■ Exercise description
All entries must be given again in full, exactly as they were supplied.

(Data for the task begins)

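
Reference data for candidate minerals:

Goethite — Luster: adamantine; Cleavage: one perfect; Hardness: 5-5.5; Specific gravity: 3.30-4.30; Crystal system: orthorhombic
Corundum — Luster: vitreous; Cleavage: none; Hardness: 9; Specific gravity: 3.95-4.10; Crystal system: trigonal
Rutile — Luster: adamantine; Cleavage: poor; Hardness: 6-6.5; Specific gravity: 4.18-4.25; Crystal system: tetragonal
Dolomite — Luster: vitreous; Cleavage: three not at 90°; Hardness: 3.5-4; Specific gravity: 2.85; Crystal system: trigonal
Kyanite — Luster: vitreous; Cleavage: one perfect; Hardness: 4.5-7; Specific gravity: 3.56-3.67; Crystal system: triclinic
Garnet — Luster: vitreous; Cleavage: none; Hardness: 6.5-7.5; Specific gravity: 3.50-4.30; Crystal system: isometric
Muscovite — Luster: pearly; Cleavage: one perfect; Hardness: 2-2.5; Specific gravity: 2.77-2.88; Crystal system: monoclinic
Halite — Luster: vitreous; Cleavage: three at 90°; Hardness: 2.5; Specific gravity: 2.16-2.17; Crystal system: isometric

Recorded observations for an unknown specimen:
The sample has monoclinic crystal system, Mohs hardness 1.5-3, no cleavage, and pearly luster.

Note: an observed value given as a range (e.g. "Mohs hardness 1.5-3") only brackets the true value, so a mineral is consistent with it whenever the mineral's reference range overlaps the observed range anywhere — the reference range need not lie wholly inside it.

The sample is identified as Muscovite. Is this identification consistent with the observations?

Inconsistent

Monoclinic crystal system — fits Muscovite (monoclinic system).
Mohs hardness 1.5-3 — fits Muscovite (hardness 2-2.5).
No cleavage — Muscovite has cleavage one perfect; a mismatch.
Pearly luster — fits Muscovite (pearly luster).
The cleavage observation rules out Muscovite.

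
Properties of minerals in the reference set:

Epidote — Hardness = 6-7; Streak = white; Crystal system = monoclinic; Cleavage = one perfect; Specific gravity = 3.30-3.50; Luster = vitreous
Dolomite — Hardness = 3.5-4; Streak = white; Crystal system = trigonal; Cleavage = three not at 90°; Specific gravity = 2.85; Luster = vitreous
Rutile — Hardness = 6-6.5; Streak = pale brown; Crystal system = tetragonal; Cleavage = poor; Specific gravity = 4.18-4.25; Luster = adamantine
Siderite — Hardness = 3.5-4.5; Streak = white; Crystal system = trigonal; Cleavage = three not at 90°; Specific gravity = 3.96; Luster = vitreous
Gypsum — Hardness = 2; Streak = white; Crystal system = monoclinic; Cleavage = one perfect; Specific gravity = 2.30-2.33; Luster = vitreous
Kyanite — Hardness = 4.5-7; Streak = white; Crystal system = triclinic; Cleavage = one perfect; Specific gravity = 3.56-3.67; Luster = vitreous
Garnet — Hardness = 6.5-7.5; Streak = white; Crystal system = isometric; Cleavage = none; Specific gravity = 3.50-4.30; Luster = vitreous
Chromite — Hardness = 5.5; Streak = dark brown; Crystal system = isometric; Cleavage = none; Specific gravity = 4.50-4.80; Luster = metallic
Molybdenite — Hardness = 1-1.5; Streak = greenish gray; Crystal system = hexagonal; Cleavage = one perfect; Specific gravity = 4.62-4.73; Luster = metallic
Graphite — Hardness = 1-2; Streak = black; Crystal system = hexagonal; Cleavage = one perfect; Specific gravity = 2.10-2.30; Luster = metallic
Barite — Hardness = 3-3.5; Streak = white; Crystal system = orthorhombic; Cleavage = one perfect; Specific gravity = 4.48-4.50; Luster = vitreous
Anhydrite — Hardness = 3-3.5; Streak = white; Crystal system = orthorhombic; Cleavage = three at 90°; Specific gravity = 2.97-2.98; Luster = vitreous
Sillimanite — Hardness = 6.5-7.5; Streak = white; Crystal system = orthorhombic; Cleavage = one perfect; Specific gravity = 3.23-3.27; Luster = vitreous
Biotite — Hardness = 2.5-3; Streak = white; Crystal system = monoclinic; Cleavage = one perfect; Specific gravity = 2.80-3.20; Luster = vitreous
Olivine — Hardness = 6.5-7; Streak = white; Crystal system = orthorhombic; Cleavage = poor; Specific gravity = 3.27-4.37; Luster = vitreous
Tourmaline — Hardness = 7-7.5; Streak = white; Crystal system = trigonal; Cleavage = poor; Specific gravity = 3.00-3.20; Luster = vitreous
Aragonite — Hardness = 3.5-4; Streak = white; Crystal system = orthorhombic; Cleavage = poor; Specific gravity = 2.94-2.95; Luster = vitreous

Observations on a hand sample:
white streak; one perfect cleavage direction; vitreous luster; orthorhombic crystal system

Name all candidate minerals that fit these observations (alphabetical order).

White streak excludes Rutile, Chromite, Molybdenite, Graphite.
One perfect cleavage direction — narrows the field to Epidote, Gypsum, Kyanite, Barite, Sillimanite, Biotite.
Vitreous luster — all remaining candidates fit.
Orthorhombic crystal system — leaves Barite, Sillimanite.
The minerals that satisfy all observations are Barite, Sillimanite.

Barite, Sillimanite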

(Data for the task ends)

■ Solution to the problem
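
Reference data for candidate minerals:

Goethite — Luster: adamantine; Cleavage: one perfect; Hardness: 5-5.5; Specific gravity: 3.30-4.30; Crystal system: orthorhombic
Corundum — Luster: vitreous; Cleavage: none; Hardness: 9; Specific gravity: 3.95-4.10; Crystal system: trigonal
Rutile — Luster: adamantine; Cleavage: poor; Hardness: 6-6.5; Specific gravity: 4.18-4.25; Crystal system: tetragonal
Dolomite — Luster: vitreous; Cleavage: three not at 90°; Hardness: 3.5-4; Specific gravity: 2.85; Crystal system: trigonal
Kyanite — Luster: vitreous; Cleavage: one perfect; Hardness: 4.5-7; Specific gravity: 3.56-3.67; Crystal system: triclinic
Garnet — Luster: vitreous; Cleavage: none; Hardness: 6.5-7.5; Specific gravity: 3.50-4.30; Crystal system: isometric
Muscovite — Luster: pearly; Cleavage: one perfect; Hardness: 2-2.5; Specific gravity: 2.77-2.88; Crystal system: monoclinic
Halite — Luster: vitreous; Cleavage: three at 90°; Hardness: 2.5; Specific gravity: 2.16-2.17; Crystal system: isometric

Recorded observations for an unknown specimen:
The sample has monoclinic crystal system, Mohs hardness 1.5-3, no cleavage, and pearly luster.

Note: an observed value given as a range (e.g. "Mohs hardness 1.5-3") only brackets the true value, so a mineral is consistent with it whenever the mineral's reference range overlaps the observed range anywhere — the reference range need not lie wholly inside it.

The sample is identified as Muscovite. Is this identification consistent with the observations?

Inconsistent

Monoclinic crystal system — fits Muscovite (monoclinic system).
Mohs hardness 1.5-3 — fits Muscovite (hardness 2-2.5).
No cleavage — Muscovite has cleavage one perfect; a mismatch.
Pearly luster — fits Muscovite (pearly luster).
The cleavage observation rules out Muscovite.

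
Properties of minerals in the reference set:

Epidote — Hardness = 6-7; Streak = white; Crystal system = monoclinic; Cleavage = one perfect; Specific gravity = 3.30-3.50; Luster = vitreous
Dolomite — Hardness = 3.5-4; Streak = white; Crystal system = trigonal; Cleavage = three not at 90°; Specific gravity = 2.85; Luster = vitreous
Rutile — Hardness = 6-6.5; Streak = pale brown; Crystal system = tetragonal; Cleavage = poor; Specific gravity = 4.18-4.25; Luster = adamantine
Siderite — Hardness = 3.5-4.5; Streak = white; Crystal system = trigonal; Cleavage = three not at 90°; Specific gravity = 3.96; Luster = vitreous
Gypsum — Hardness = 2; Streak = white; Crystal system = monoclinic; Cleavage = one perfect; Specific gravity = 2.30-2.33; Luster = vitreous
Kyanite — Hardness = 4.5-7; Streak = white; Crystal system = triclinic; Cleavage = one perfect; Specific gravity = 3.56-3.67; Luster = vitreous
Garnet — Hardness = 6.5-7.5; Streak = white; Crystal system = isometric; Cleavage = none; Specific gravity = 3.50-4.30; Luster = vitreous
Chromite — Hardness = 5.5; Streak = dark brown; Crystal system = isometric; Cleavage = none; Specific gravity = 4.50-4.80; Luster = metallic
Molybdenite — Hardness = 1-1.5; Streak = greenish gray; Crystal system = hexagonal; Cleavage = one perfect; Specific gravity = 4.62-4.73; Luster = metallic
Graphite — Hardness = 1-2; Streak = black; Crystal system = hexagonal; Cleavage = one perfect; Specific gravity = 2.10-2.30; Luster = metallic
Barite — Hardness = 3-3.5; Streak = white; Crystal system = orthorhombic; Cleavage = one perfect; Specific gravity = 4.48-4.50; Luster = vitreous
Anhydrite — Hardness = 3-3.5; Streak = white; Crystal system = orthorhombic; Cleavage = three at 90°; Specific gravity = 2.97-2.98; Luster = vitreous
Sillimanite — Hardness = 6.5-7.5; Streak = white; Crystal system = orthorhombic; Cleavage = one perfect; Specific gravity = 3.23-3.27; Luster = vitreous
Biotite — Hardness = 2.5-3; Streak = white; Crystal system = monoclinic; Cleavage = one perfect; Specific gravity = 2.80-3.20; Luster = vitreous
Olivine — Hardness = 6.5-7; Streak = white; Crystal system = orthorhombic; Cleavage = poor; Specific gravity = 3.27-4.37; Luster = vitreous
Tourmaline — Hardness = 7-7.5; Streak = white; Crystal system = trigonal; Cleavage = poor; Specific gravity = 3.00-3.20; Luster = vitreous
Aragonite — Hardness = 3.5-4; Streak = white; Crystal system = orthorhombic; Cleavage = poor; Specific gravity = 2.94-2.95; Luster = vitreous

Observations on a hand sample:
white streak; one perfect cleavage direction; vitreous luster; orthorhombic crystal system

Name all candidate minerals that fit these observations (alphabetical order).

White streak excludes Rutile, Chromite, Molybdenite, Graphite.
One perfect cleavage direction — narrows the field to Epidote, Gypsum, Kyanite, Barite, Sillimanite, Biotite.
Vitreous luster — all remaining candidates fit.
Orthorhombic crystal system — leaves Barite, Sillimanite.
The minerals that satisfy all observations are Barite, Sillimanite.

Barite, Sillimanite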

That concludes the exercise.